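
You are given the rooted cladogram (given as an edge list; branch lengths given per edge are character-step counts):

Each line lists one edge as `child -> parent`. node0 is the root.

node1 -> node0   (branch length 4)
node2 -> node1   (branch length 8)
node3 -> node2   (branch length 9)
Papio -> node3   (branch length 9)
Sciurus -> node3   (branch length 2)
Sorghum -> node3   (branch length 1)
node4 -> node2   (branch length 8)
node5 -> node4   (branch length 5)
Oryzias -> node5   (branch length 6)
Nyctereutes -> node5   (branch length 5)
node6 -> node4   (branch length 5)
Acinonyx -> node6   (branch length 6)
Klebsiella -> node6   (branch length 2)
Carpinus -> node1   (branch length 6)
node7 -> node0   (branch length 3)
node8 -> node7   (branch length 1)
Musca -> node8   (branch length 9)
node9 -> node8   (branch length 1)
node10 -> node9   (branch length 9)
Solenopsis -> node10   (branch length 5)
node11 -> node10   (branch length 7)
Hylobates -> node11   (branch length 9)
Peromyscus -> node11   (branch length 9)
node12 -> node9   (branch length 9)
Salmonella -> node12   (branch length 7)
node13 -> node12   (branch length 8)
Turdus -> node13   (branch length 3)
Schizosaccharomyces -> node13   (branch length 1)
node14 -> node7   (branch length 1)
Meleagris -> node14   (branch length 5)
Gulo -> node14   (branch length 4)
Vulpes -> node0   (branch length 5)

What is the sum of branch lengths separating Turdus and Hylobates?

The path runs Turdus → … → MRCA → … → Hylobates; the MRCA is the node subtending ((Solenopsis,(Hylobates,Peromyscus)),(Salmonella,(Turdus,Schizosaccharomyces))).
Branch lengths along that path: 3 + 8 + 9 + 9 + 7 + 9 = 45.

45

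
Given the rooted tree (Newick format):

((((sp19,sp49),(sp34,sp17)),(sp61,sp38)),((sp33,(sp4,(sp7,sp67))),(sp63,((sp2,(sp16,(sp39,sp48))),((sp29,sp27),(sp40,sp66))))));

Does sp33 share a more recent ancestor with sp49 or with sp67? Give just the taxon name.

sp67

The MRCA of sp33 and sp67 subtends (sp33,(sp4,(sp7,sp67))) (4 taxa).
The MRCA of sp33 and sp49 is the root, subtending the entire tree (19 taxa).
The first is nested inside the second, so sp33 shares a more recent common ancestor with sp67.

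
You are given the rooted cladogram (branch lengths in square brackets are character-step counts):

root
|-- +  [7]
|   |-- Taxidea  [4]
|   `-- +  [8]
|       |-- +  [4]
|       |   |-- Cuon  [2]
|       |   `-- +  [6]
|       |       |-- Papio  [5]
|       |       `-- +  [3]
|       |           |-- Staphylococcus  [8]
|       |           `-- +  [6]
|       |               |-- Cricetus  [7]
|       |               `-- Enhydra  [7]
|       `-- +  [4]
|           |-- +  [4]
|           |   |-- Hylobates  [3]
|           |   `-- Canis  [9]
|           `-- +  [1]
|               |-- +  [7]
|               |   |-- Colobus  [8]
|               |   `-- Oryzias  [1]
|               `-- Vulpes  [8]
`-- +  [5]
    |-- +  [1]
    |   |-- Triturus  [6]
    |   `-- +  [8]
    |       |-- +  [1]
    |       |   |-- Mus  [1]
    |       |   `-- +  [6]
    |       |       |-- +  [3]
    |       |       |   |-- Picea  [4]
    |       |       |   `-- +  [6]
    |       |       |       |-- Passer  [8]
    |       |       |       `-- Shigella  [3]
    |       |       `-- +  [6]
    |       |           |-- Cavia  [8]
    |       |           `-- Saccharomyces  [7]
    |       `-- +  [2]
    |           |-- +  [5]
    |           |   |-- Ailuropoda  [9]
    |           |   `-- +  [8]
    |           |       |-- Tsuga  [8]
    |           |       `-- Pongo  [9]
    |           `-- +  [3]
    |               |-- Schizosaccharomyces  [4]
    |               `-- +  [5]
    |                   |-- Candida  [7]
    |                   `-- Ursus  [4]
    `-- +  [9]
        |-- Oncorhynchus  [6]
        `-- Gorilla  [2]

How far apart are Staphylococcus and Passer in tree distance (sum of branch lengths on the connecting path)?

The path runs Staphylococcus → … → MRCA → … → Passer; the MRCA is the root of the tree.
Branch lengths along that path: 8 + 3 + 6 + 4 + 8 + 7 + 5 + 1 + 8 + 1 + 6 + 3 + 6 + 8 = 74.

74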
________________________
WORK ITEM: Set down exactly the lines that begin the records and continue through the line bearing "Schizosaccharomyces -> node13"; include both ends.

ANSWER TO THIS EXERCISE:
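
You are given the rooted cladogram (given as an edge list; branch lengths given per edge are character-step counts):

Each line lists one edge as `child -> parent`. node0 is the root.

node1 -> node0   (branch length 4)
node2 -> node1   (branch length 8)
node3 -> node2   (branch length 9)
Papio -> node3   (branch length 9)
Sciurus -> node3   (branch length 2)
Sorghum -> node3   (branch length 1)
node4 -> node2   (branch length 8)
node5 -> node4   (branch length 5)
Oryzias -> node5   (branch length 6)
Nyctereutes -> node5   (branch length 5)
node6 -> node4   (branch length 5)
Acinonyx -> node6   (branch length 6)
Klebsiella -> node6   (branch length 2)
Carpinus -> node1   (branch length 6)
node7 -> node0   (branch length 3)
node8 -> node7   (branch length 1)
Musca -> node8   (branch length 9)
node9 -> node8   (branch length 1)
node10 -> node9   (branch length 9)
Solenopsis -> node10   (branch length 5)
node11 -> node10   (branch length 7)
Hylobates -> node11   (branch length 9)
Peromyscus -> node11   (branch length 9)
node12 -> node9   (branch length 9)
Salmonella -> node12   (branch length 7)
node13 -> node12   (branch length 8)
Turdus -> node13   (branch length 3)
Schizosaccharomyces -> node13   (branch length 1)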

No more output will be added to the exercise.